= Beginning of Section =

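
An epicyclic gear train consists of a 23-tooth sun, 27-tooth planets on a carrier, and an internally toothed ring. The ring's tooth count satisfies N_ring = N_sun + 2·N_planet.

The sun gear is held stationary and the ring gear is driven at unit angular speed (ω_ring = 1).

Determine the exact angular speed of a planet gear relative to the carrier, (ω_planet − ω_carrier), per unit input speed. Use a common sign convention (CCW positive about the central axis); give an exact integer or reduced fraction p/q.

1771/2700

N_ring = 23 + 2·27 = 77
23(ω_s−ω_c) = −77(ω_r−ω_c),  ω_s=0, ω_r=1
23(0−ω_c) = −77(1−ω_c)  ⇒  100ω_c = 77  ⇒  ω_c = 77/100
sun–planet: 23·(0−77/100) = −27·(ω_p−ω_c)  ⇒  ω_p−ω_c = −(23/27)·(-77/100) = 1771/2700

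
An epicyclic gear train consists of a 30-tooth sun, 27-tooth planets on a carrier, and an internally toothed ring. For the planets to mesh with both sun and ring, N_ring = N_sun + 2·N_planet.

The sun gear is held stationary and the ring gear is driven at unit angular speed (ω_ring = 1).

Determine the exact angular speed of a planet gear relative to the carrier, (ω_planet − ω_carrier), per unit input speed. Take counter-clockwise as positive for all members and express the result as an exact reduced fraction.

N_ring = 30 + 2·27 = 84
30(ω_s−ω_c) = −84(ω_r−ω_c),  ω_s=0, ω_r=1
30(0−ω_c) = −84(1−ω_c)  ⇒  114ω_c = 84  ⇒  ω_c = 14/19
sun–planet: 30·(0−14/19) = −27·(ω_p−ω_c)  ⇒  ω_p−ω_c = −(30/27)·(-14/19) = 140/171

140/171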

= End of Section =
= Beginning of Section =

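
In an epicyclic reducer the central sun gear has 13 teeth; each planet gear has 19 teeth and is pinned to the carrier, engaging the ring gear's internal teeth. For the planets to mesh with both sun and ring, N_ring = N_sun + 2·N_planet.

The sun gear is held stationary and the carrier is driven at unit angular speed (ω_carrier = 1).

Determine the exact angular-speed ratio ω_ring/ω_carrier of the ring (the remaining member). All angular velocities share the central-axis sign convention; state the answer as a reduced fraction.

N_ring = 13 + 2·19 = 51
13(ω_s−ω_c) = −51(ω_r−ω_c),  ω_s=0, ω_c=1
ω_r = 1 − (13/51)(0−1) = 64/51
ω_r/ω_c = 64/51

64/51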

= End of Section =

[REQUIRED WORK] Reply with a number only, showing how many lines of the material contain the word "both".

[ANSWER TO THIS EXERCISE] 2